- **EXERCISE**
From the first line to the last, set down the data exactly as given.

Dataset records
........
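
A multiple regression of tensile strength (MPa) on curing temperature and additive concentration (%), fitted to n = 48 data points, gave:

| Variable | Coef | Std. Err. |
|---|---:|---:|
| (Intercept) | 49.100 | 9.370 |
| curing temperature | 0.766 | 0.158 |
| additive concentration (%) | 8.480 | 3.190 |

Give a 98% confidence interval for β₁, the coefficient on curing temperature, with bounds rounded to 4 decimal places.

Read off: b = 0.766, SE = 0.158 for curing temperature.
df = n − k − 1 = 48 − 2 − 1 = 45.
t* = t_{0.01, 45} = 2.412116.
Margin = t* × SE = 2.412116 × 0.158 = 0.381114.
CI: 0.766 ± 0.381114 → (0.3849, 1.1471).

(0.3849, 1.1471)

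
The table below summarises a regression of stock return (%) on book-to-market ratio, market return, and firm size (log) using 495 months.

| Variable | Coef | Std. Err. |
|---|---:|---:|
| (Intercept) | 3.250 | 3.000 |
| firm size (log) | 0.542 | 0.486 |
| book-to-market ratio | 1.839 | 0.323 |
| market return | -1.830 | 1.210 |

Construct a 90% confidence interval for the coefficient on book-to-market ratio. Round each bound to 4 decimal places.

Read off: b = 1.839, SE = 0.323 for book-to-market ratio.
df = n − k − 1 = 495 − 3 − 1 = 491.
t* = t_{0.05, 491} = 1.647963.
Margin = t* × SE = 1.647963 × 0.323 = 0.532292.
CI: 1.839 ± 0.532292 → (1.3067, 2.3713).

(1.3067, 2.3713)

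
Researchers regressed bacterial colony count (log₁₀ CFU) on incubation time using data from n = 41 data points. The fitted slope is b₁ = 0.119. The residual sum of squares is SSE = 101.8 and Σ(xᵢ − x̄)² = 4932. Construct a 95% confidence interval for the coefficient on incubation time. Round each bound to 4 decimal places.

(0.0725, 0.1655)

MSE = SSE/(n − 2) = 101.8/39 = 2.61026.
SE(b₁) = √(MSE/Sₓₓ) = √(2.61026/4932) = 0.0230054.
df = n − 2 = 39.
t* = t_{0.025, 39} = 2.022691.
Margin = t* × SE = 2.022691 × 0.0230054 = 0.046533.
CI: 0.119 ± 0.046533 → (0.0725, 0.1655).
With 95% confidence, each one-unit increase in incubation time is associated with a change of between 0.0725 and 0.1655 log₁₀ CFU in bacterial colony count.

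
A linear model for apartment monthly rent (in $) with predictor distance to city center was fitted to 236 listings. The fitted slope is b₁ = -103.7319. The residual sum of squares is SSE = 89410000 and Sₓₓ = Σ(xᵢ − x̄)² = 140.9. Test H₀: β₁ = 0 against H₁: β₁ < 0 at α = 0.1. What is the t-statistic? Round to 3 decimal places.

MSE = SSE/(n − 2) = 89410000/234 = 382094.
SE(b₁) = √(MSE/Sₓₓ) = √(382094/140.9) = 52.075.
t = -103.7319 / 52.075 = -1.992.
df = n − 2 = 234.
One-sided p ≈ 0.0238, which is < 0.1, so reject H₀.
There is evidence that the true slope on distance to city center is negative.

t = -1.992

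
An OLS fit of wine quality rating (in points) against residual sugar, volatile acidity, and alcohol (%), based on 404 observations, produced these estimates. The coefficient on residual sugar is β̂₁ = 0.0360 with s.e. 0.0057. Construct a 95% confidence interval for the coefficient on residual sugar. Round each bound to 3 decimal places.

(0.025, 0.047)

df = n − k − 1 = 404 − 3 − 1 = 400.
t* = t_{0.025, 400} = 1.965912.
Margin = t* × SE = 1.965912 × 0.0057 = 0.01121.
CI: 0.0360 ± 0.01121 → (0.025, 0.047).
With 95% confidence, each one-unit increase in residual sugar is associated with a change of between 0.025 and 0.047 points in wine quality rating, holding the other predictors fixed.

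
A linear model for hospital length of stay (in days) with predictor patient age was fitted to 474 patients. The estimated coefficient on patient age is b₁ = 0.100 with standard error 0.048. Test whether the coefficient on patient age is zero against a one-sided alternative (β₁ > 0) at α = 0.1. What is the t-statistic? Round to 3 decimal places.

H₀: β₁ = 0 vs H₁: β₁ > 0.
t = (b₁ − β₁⁰)/SE = 0.100 / 0.048 = 2.083.
df = n − 2 = 474 − 2 = 472.
One-sided p ≈ 0.0189, which is < 0.1, so reject H₀.
There is evidence that the true slope on patient age is positive.

t = 2.083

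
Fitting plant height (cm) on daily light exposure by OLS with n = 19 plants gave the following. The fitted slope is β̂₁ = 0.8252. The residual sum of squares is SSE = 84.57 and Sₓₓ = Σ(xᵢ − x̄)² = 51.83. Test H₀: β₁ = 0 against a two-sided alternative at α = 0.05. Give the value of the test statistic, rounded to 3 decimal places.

t = 2.664

MSE = SSE/(n − 2) = 84.57/17 = 4.97471.
SE(β̂₁) = √(MSE/Sₓₓ) = √(4.97471/51.83) = 0.309808.
t = 0.8252 / 0.309808 = 2.664.
df = n − 2 = 17.
Two-sided p ≈ 0.0164, which is < 0.05, so reject H₀.
There is evidence that daily light exposure is associated with plant height.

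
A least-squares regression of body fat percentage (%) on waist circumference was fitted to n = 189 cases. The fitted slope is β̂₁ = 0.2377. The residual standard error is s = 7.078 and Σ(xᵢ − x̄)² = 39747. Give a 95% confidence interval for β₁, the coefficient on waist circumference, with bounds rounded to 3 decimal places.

(0.168, 0.308)

SE(β̂₁) = s/√Sₓₓ = 7.078/√39747 = 0.0355025.
df = n − 2 = 187.
t* = t_{0.025, 187} = 1.972731.
Margin = t* × SE = 1.972731 × 0.0355025 = 0.07004.
CI: 0.2377 ± 0.07004 → (0.168, 0.308).
With 95% confidence, each one-unit increase in waist circumference is associated with a change of between 0.168 and 0.308 % in body fat percentage.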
........
- **EXERCISE OUTPUT**
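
A multiple regression of tensile strength (MPa) on curing temperature and additive concentration (%), fitted to n = 48 data points, gave:

| Variable | Coef | Std. Err. |
|---|---:|---:|
| (Intercept) | 49.100 | 9.370 |
| curing temperature | 0.766 | 0.158 |
| additive concentration (%) | 8.480 | 3.190 |

Give a 98% confidence interval for β₁, the coefficient on curing temperature, with bounds rounded to 4 decimal places.

Read off: b = 0.766, SE = 0.158 for curing temperature.
df = n − k − 1 = 48 − 2 − 1 = 45.
t* = t_{0.01, 45} = 2.412116.
Margin = t* × SE = 2.412116 × 0.158 = 0.381114.
CI: 0.766 ± 0.381114 → (0.3849, 1.1471).

(0.3849, 1.1471)

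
The table below summarises a regression of stock return (%) on book-to-market ratio, market return, and firm size (log) using 495 months.

| Variable | Coef | Std. Err. |
|---|---:|---:|
| (Intercept) | 3.250 | 3.000 |
| firm size (log) | 0.542 | 0.486 |
| book-to-market ratio | 1.839 | 0.323 |
| market return | -1.830 | 1.210 |

Construct a 90% confidence interval for the coefficient on book-to-market ratio. Round each bound to 4 decimal places.

Read off: b = 1.839, SE = 0.323 for book-to-market ratio.
df = n − k − 1 = 495 − 3 − 1 = 491.
t* = t_{0.05, 491} = 1.647963.
Margin = t* × SE = 1.647963 × 0.323 = 0.532292.
CI: 1.839 ± 0.532292 → (1.3067, 2.3713).

(1.3067, 2.3713)

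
Researchers regressed bacterial colony count (log₁₀ CFU) on incubation time using data from n = 41 data points. The fitted slope is b₁ = 0.119. The residual sum of squares is SSE = 101.8 and Σ(xᵢ − x̄)² = 4932. Construct a 95% confidence interval for the coefficient on incubation time. Round each bound to 4 decimal places.

(0.0725, 0.1655)

MSE = SSE/(n − 2) = 101.8/39 = 2.61026.
SE(b₁) = √(MSE/Sₓₓ) = √(2.61026/4932) = 0.0230054.
df = n − 2 = 39.
t* = t_{0.025, 39} = 2.022691.
Margin = t* × SE = 2.022691 × 0.0230054 = 0.046533.
CI: 0.119 ± 0.046533 → (0.0725, 0.1655).
With 95% confidence, each one-unit increase in incubation time is associated with a change of between 0.0725 and 0.1655 log₁₀ CFU in bacterial colony count.

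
A linear model for apartment monthly rent (in $) with predictor distance to city center was fitted to 236 listings. The fitted slope is b₁ = -103.7319. The residual sum of squares is SSE = 89410000 and Sₓₓ = Σ(xᵢ − x̄)² = 140.9. Test H₀: β₁ = 0 against H₁: β₁ < 0 at α = 0.1. What is the t-statistic? Round to 3 decimal places.

MSE = SSE/(n − 2) = 89410000/234 = 382094.
SE(b₁) = √(MSE/Sₓₓ) = √(382094/140.9) = 52.075.
t = -103.7319 / 52.075 = -1.992.
df = n − 2 = 234.
One-sided p ≈ 0.0238, which is < 0.1, so reject H₀.
There is evidence that the true slope on distance to city center is negative.

t = -1.992

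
An OLS fit of wine quality rating (in points) against residual sugar, volatile acidity, and alcohol (%), based on 404 observations, produced these estimates. The coefficient on residual sugar is β̂₁ = 0.0360 with s.e. 0.0057. Construct a 95% confidence interval for the coefficient on residual sugar. Round each bound to 3 decimal places.

(0.025, 0.047)

df = n − k − 1 = 404 − 3 − 1 = 400.
t* = t_{0.025, 400} = 1.965912.
Margin = t* × SE = 1.965912 × 0.0057 = 0.01121.
CI: 0.0360 ± 0.01121 → (0.025, 0.047).
With 95% confidence, each one-unit increase in residual sugar is associated with a change of between 0.025 and 0.047 points in wine quality rating, holding the other predictors fixed.

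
A linear model for hospital length of stay (in days) with predictor patient age was fitted to 474 patients. The estimated coefficient on patient age is b₁ = 0.100 with standard error 0.048. Test whether the coefficient on patient age is zero against a one-sided alternative (β₁ > 0) at α = 0.1. What is the t-statistic? Round to 3 decimal places.

H₀: β₁ = 0 vs H₁: β₁ > 0.
t = (b₁ − β₁⁰)/SE = 0.100 / 0.048 = 2.083.
df = n − 2 = 474 − 2 = 472.
One-sided p ≈ 0.0189, which is < 0.1, so reject H₀.
There is evidence that the true slope on patient age is positive.

t = 2.083

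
Fitting plant height (cm) on daily light exposure by OLS with n = 19 plants gave the following. The fitted slope is β̂₁ = 0.8252. The residual sum of squares is SSE = 84.57 and Sₓₓ = Σ(xᵢ − x̄)² = 51.83. Test H₀: β₁ = 0 against a two-sided alternative at α = 0.05. Give the value of the test statistic, rounded to 3 decimal places.

t = 2.664

MSE = SSE/(n − 2) = 84.57/17 = 4.97471.
SE(β̂₁) = √(MSE/Sₓₓ) = √(4.97471/51.83) = 0.309808.
t = 0.8252 / 0.309808 = 2.664.
df = n − 2 = 17.
Two-sided p ≈ 0.0164, which is < 0.05, so reject H₀.
There is evidence that daily light exposure is associated with plant height.

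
A least-squares regression of body fat percentage (%) on waist circumference was fitted to n = 189 cases. The fitted slope is β̂₁ = 0.2377. The residual standard error is s = 7.078 and Σ(xᵢ − x̄)² = 39747. Give a 95% confidence interval for β₁, the coefficient on waist circumference, with bounds rounded to 3 decimal places.

(0.168, 0.308)

SE(β̂₁) = s/√Sₓₓ = 7.078/√39747 = 0.0355025.
df = n − 2 = 187.
t* = t_{0.025, 187} = 1.972731.
Margin = t* × SE = 1.972731 × 0.0355025 = 0.07004.
CI: 0.2377 ± 0.07004 → (0.168, 0.308).
With 95% confidence, each one-unit increase in waist circumference is associated with a change of between 0.168 and 0.308 % in body fat percentage.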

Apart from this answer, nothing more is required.